START Dataset extract

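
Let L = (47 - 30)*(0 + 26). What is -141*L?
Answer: -62322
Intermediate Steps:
L = 442 (L = 17*26 = 442)
-141*L = -141*442 = -62322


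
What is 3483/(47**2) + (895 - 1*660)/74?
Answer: 776857/163466 ≈ 4.7524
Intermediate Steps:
3483/(47**2) + (895 - 1*660)/74 = 3483/2209 + (895 - 660)*(1/74) = 3483*(1/2209) + 235*(1/74) = 3483/2209 + 235/74 = 776857/163466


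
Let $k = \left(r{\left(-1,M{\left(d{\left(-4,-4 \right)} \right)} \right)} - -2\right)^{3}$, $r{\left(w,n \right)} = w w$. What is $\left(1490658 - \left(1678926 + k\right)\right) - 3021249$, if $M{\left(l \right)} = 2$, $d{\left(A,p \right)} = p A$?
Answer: $-3209544$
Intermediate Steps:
$d{\left(A,p \right)} = A p$
$r{\left(w,n \right)} = w^{2}$
$k = 27$ ($k = \left(\left(-1\right)^{2} - -2\right)^{3} = \left(1 + 2\right)^{3} = 3^{3} = 27$)
$\left(1490658 - \left(1678926 + k\right)\right) - 3021249 = \left(1490658 - 1678953\right) - 3021249 = -188295 - 3021249 = -3209544$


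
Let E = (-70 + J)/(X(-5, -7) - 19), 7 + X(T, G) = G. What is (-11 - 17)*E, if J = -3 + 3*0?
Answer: -2044/33 ≈ -61.939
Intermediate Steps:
X(T, G) = -7 + G
J = -3 (J = -3 + 0 = -3)
E = 73/33 (E = (-70 - 3)/((-7 - 7) - 19) = -73/(-14 - 19) = -73/(-33) = -73*(-1/33) = 73/33 ≈ 2.2121)
(-11 - 17)*E = (-11 - 17)*(73/33) = -28*73/33 = -2044/33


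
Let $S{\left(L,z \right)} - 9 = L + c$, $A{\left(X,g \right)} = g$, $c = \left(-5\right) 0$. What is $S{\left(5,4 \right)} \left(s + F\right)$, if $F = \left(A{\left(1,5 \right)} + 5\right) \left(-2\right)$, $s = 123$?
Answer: $1442$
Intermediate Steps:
$c = 0$
$S{\left(L,z \right)} = 9 + L$ ($S{\left(L,z \right)} = 9 + \left(L + 0\right) = 9 + L$)
$F = -20$ ($F = \left(5 + 5\right) \left(-2\right) = 10 \left(-2\right) = -20$)
$S{\left(5,4 \right)} \left(s + F\right) = \left(9 + 5\right) \left(123 - 20\right) = 14 \cdot 103 = 1442$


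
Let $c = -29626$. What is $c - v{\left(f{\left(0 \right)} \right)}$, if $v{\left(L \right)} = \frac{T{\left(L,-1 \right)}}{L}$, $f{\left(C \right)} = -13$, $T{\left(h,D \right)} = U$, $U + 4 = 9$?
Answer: $- \frac{385133}{13} \approx -29626.0$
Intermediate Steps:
$U = 5$ ($U = -4 + 9 = 5$)
$T{\left(h,D \right)} = 5$
$v{\left(L \right)} = \frac{5}{L}$
$c - v{\left(f{\left(0 \right)} \right)} = -29626 - \frac{5}{-13} = -29626 - 5 \left(- \frac{1}{13}\right) = -29626 - - \frac{5}{13} = -29626 + \frac{5}{13} = - \frac{385133}{13}$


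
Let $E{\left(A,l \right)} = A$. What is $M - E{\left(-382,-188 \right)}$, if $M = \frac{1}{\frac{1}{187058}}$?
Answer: $187440$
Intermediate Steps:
$M = 187058$ ($M = \frac{1}{\frac{1}{187058}} = 187058$)
$M - E{\left(-382,-188 \right)} = 187058 - -382 = 187058 + 382 = 187440$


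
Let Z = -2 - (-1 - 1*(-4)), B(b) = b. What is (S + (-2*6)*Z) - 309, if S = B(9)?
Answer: -240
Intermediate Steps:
S = 9
Z = -5 (Z = -2 - (-1 + 4) = -2 - 1*3 = -2 - 3 = -5)
(S + (-2*6)*Z) - 309 = (9 - 2*6*(-5)) - 309 = (9 - 12*(-5)) - 309 = (9 + 60) - 309 = 69 - 309 = -240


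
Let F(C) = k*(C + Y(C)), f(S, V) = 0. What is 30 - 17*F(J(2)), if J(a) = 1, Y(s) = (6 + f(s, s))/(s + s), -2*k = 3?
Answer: 132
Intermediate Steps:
k = -3/2 (k = -½*3 = -3/2 ≈ -1.5000)
Y(s) = 3/s (Y(s) = (6 + 0)/(s + s) = 6/((2*s)) = 6*(1/(2*s)) = 3/s)
F(C) = -9/(2*C) - 3*C/2 (F(C) = -3*(C + 3/C)/2 = -9/(2*C) - 3*C/2)
30 - 17*F(J(2)) = 30 - 51*(-3 - 1*1²)/(2*1) = 30 - 51*(-3 - 1*1)/2 = 30 - 51*(-3 - 1)/2 = 30 - 51*(-4)/2 = 30 - 17*(-6) = 30 + 102 = 132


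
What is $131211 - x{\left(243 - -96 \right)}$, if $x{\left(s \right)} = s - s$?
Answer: $131211$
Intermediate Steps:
$x{\left(s \right)} = 0$
$131211 - x{\left(243 - -96 \right)} = 131211 - 0 = 131211 + 0 = 131211$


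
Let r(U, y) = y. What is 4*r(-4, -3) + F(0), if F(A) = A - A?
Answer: -12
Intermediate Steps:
F(A) = 0
4*r(-4, -3) + F(0) = 4*(-3) + 0 = -12 + 0 = -12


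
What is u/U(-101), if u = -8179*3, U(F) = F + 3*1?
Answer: 24537/98 ≈ 250.38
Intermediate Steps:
U(F) = 3 + F (U(F) = F + 3 = 3 + F)
u = -24537
u/U(-101) = -24537/(3 - 101) = -24537/(-98) = -24537*(-1/98) = 24537/98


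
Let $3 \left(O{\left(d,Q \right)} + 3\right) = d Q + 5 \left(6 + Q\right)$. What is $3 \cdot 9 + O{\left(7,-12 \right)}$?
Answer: $-14$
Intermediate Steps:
$O{\left(d,Q \right)} = 7 + \frac{5 Q}{3} + \frac{Q d}{3}$ ($O{\left(d,Q \right)} = -3 + \frac{d Q + 5 \left(6 + Q\right)}{3} = -3 + \frac{Q d + \left(30 + 5 Q\right)}{3} = -3 + \frac{30 + 5 Q + Q d}{3} = -3 + \left(10 + \frac{5 Q}{3} + \frac{Q d}{3}\right) = 7 + \frac{5 Q}{3} + \frac{Q d}{3}$)
$3 \cdot 9 + O{\left(7,-12 \right)} = 3 \cdot 9 + \left(7 + \frac{5}{3} \left(-12\right) + \frac{1}{3} \left(-12\right) 7\right) = 27 - 41 = -14$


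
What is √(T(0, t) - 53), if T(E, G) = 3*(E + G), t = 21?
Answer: √10 ≈ 3.1623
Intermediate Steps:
T(E, G) = 3*E + 3*G
√(T(0, t) - 53) = √((3*0 + 3*21) - 53) = √((0 + 63) - 53) = √(63 - 53) = √10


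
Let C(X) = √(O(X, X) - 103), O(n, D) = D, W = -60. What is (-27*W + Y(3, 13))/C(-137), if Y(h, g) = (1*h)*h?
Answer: -543*I*√15/20 ≈ -105.15*I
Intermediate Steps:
C(X) = √(-103 + X) (C(X) = √(X - 103) = √(-103 + X))
Y(h, g) = h² (Y(h, g) = h*h = h²)
(-27*W + Y(3, 13))/C(-137) = (-27*(-60) + 3²)/(√(-103 - 137)) = (1620 + 9)/(√(-240)) = 1629/((4*I*√15)) = 1629*(-I*√15/60) = -543*I*√15/20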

END Dataset extract

Exercise requirements
Transcribe the records in full, word for word.

Response to the task
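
Let L = (47 - 30)*(0 + 26). What is -141*L?
Answer: -62322
Intermediate Steps:
L = 442 (L = 17*26 = 442)
-141*L = -141*442 = -62322


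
What is 3483/(47**2) + (895 - 1*660)/74?
Answer: 776857/163466 ≈ 4.7524
Intermediate Steps:
3483/(47**2) + (895 - 1*660)/74 = 3483/2209 + (895 - 660)*(1/74) = 3483*(1/2209) + 235*(1/74) = 3483/2209 + 235/74 = 776857/163466


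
Let $k = \left(r{\left(-1,M{\left(d{\left(-4,-4 \right)} \right)} \right)} - -2\right)^{3}$, $r{\left(w,n \right)} = w w$. What is $\left(1490658 - \left(1678926 + k\right)\right) - 3021249$, if $M{\left(l \right)} = 2$, $d{\left(A,p \right)} = p A$?
Answer: $-3209544$
Intermediate Steps:
$d{\left(A,p \right)} = A p$
$r{\left(w,n \right)} = w^{2}$
$k = 27$ ($k = \left(\left(-1\right)^{2} - -2\right)^{3} = \left(1 + 2\right)^{3} = 3^{3} = 27$)
$\left(1490658 - \left(1678926 + k\right)\right) - 3021249 = \left(1490658 - 1678953\right) - 3021249 = -188295 - 3021249 = -3209544$


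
Let E = (-70 + J)/(X(-5, -7) - 19), 7 + X(T, G) = G. What is (-11 - 17)*E, if J = -3 + 3*0?
Answer: -2044/33 ≈ -61.939
Intermediate Steps:
X(T, G) = -7 + G
J = -3 (J = -3 + 0 = -3)
E = 73/33 (E = (-70 - 3)/((-7 - 7) - 19) = -73/(-14 - 19) = -73/(-33) = -73*(-1/33) = 73/33 ≈ 2.2121)
(-11 - 17)*E = (-11 - 17)*(73/33) = -28*73/33 = -2044/33


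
Let $S{\left(L,z \right)} - 9 = L + c$, $A{\left(X,g \right)} = g$, $c = \left(-5\right) 0$. What is $S{\left(5,4 \right)} \left(s + F\right)$, if $F = \left(A{\left(1,5 \right)} + 5\right) \left(-2\right)$, $s = 123$?
Answer: $1442$
Intermediate Steps:
$c = 0$
$S{\left(L,z \right)} = 9 + L$ ($S{\left(L,z \right)} = 9 + \left(L + 0\right) = 9 + L$)
$F = -20$ ($F = \left(5 + 5\right) \left(-2\right) = 10 \left(-2\right) = -20$)
$S{\left(5,4 \right)} \left(s + F\right) = \left(9 + 5\right) \left(123 - 20\right) = 14 \cdot 103 = 1442$


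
Let $c = -29626$. What is $c - v{\left(f{\left(0 \right)} \right)}$, if $v{\left(L \right)} = \frac{T{\left(L,-1 \right)}}{L}$, $f{\left(C \right)} = -13$, $T{\left(h,D \right)} = U$, $U + 4 = 9$?
Answer: $- \frac{385133}{13} \approx -29626.0$
Intermediate Steps:
$U = 5$ ($U = -4 + 9 = 5$)
$T{\left(h,D \right)} = 5$
$v{\left(L \right)} = \frac{5}{L}$
$c - v{\left(f{\left(0 \right)} \right)} = -29626 - \frac{5}{-13} = -29626 - 5 \left(- \frac{1}{13}\right) = -29626 - - \frac{5}{13} = -29626 + \frac{5}{13} = - \frac{385133}{13}$


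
Let $E{\left(A,l \right)} = A$. What is $M - E{\left(-382,-188 \right)}$, if $M = \frac{1}{\frac{1}{187058}}$?
Answer: $187440$
Intermediate Steps:
$M = 187058$ ($M = \frac{1}{\frac{1}{187058}} = 187058$)
$M - E{\left(-382,-188 \right)} = 187058 - -382 = 187058 + 382 = 187440$


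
Let Z = -2 - (-1 - 1*(-4)), B(b) = b. What is (S + (-2*6)*Z) - 309, if S = B(9)?
Answer: -240
Intermediate Steps:
S = 9
Z = -5 (Z = -2 - (-1 + 4) = -2 - 1*3 = -2 - 3 = -5)
(S + (-2*6)*Z) - 309 = (9 - 2*6*(-5)) - 309 = (9 - 12*(-5)) - 309 = (9 + 60) - 309 = 69 - 309 = -240


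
Let F(C) = k*(C + Y(C)), f(S, V) = 0. What is 30 - 17*F(J(2)), if J(a) = 1, Y(s) = (6 + f(s, s))/(s + s), -2*k = 3?
Answer: 132
Intermediate Steps:
k = -3/2 (k = -½*3 = -3/2 ≈ -1.5000)
Y(s) = 3/s (Y(s) = (6 + 0)/(s + s) = 6/((2*s)) = 6*(1/(2*s)) = 3/s)
F(C) = -9/(2*C) - 3*C/2 (F(C) = -3*(C + 3/C)/2 = -9/(2*C) - 3*C/2)
30 - 17*F(J(2)) = 30 - 51*(-3 - 1*1²)/(2*1) = 30 - 51*(-3 - 1*1)/2 = 30 - 51*(-3 - 1)/2 = 30 - 51*(-4)/2 = 30 - 17*(-6) = 30 + 102 = 132


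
What is $131211 - x{\left(243 - -96 \right)}$, if $x{\left(s \right)} = s - s$?
Answer: $131211$
Intermediate Steps:
$x{\left(s \right)} = 0$
$131211 - x{\left(243 - -96 \right)} = 131211 - 0 = 131211 + 0 = 131211$


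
Let r(U, y) = y. What is 4*r(-4, -3) + F(0), if F(A) = A - A?
Answer: -12
Intermediate Steps:
F(A) = 0
4*r(-4, -3) + F(0) = 4*(-3) + 0 = -12 + 0 = -12


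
What is u/U(-101), if u = -8179*3, U(F) = F + 3*1?
Answer: 24537/98 ≈ 250.38
Intermediate Steps:
U(F) = 3 + F (U(F) = F + 3 = 3 + F)
u = -24537
u/U(-101) = -24537/(3 - 101) = -24537/(-98) = -24537*(-1/98) = 24537/98


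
Let $3 \left(O{\left(d,Q \right)} + 3\right) = d Q + 5 \left(6 + Q\right)$. What is $3 \cdot 9 + O{\left(7,-12 \right)}$?
Answer: $-14$
Intermediate Steps:
$O{\left(d,Q \right)} = 7 + \frac{5 Q}{3} + \frac{Q d}{3}$ ($O{\left(d,Q \right)} = -3 + \frac{d Q + 5 \left(6 + Q\right)}{3} = -3 + \frac{Q d + \left(30 + 5 Q\right)}{3} = -3 + \frac{30 + 5 Q + Q d}{3} = -3 + \left(10 + \frac{5 Q}{3} + \frac{Q d}{3}\right) = 7 + \frac{5 Q}{3} + \frac{Q d}{3}$)
$3 \cdot 9 + O{\left(7,-12 \right)} = 3 \cdot 9 + \left(7 + \frac{5}{3} \left(-12\right) + \frac{1}{3} \left(-12\right) 7\right) = 27 - 41 = -14$


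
What is √(T(0, t) - 53), if T(E, G) = 3*(E + G), t = 21?
Answer: √10 ≈ 3.1623
Intermediate Steps:
T(E, G) = 3*E + 3*G
√(T(0, t) - 53) = √((3*0 + 3*21) - 53) = √((0 + 63) - 53) = √(63 - 53) = √10


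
Let C(X) = √(O(X, X) - 103), O(n, D) = D, W = -60. What is (-27*W + Y(3, 13))/C(-137), if Y(h, g) = (1*h)*h?
Answer: -543*I*√15/20 ≈ -105.15*I
Intermediate Steps:
C(X) = √(-103 + X) (C(X) = √(X - 103) = √(-103 + X))
Y(h, g) = h² (Y(h, g) = h*h = h²)
(-27*W + Y(3, 13))/C(-137) = (-27*(-60) + 3²)/(√(-103 - 137)) = (1620 + 9)/(√(-240)) = 1629/((4*I*√15)) = 1629*(-I*√15/60) = -543*I*√15/20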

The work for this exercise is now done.